- _Exercise_
Of all the lines in the entries below, give again exactly those starting at the line containing "In a phylogenetic" and ending at the line containing "Compute the Jukes–Cantor", both ends included, and no others.

**** Material for this exercise ****

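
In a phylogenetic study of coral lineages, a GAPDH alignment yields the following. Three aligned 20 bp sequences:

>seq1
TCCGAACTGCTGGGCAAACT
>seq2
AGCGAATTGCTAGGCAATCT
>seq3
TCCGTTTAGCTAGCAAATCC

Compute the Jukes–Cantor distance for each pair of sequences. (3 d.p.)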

****
**** Material for this exercise ****

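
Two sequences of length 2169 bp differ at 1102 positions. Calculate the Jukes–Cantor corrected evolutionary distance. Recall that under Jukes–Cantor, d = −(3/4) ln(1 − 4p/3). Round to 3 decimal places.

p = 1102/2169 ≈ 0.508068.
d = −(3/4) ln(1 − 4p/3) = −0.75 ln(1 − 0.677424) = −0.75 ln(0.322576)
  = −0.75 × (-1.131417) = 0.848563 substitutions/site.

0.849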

****
**** Material for this exercise ****

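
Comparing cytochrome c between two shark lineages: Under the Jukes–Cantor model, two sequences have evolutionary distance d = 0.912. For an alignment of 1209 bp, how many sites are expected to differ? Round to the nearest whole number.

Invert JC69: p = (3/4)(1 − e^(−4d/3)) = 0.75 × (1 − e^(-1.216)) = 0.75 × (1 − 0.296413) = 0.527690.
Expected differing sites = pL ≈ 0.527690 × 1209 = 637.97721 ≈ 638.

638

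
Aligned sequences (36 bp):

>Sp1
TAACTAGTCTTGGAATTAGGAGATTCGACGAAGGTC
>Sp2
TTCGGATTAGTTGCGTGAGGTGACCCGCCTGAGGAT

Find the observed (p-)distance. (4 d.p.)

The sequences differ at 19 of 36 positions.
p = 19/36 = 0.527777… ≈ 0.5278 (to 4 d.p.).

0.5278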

****

- _Exercise answer_
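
In a phylogenetic study of coral lineages, a GAPDH alignment yields the following. Three aligned 20 bp sequences:

>seq1
TCCGAACTGCTGGGCAAACT
>seq2
AGCGAATTGCTAGGCAATCT
>seq3
TCCGTTTAGCTAGCAAATCC

Compute the Jukes–Cantor distance for each pair of sequences. (3 d.p.)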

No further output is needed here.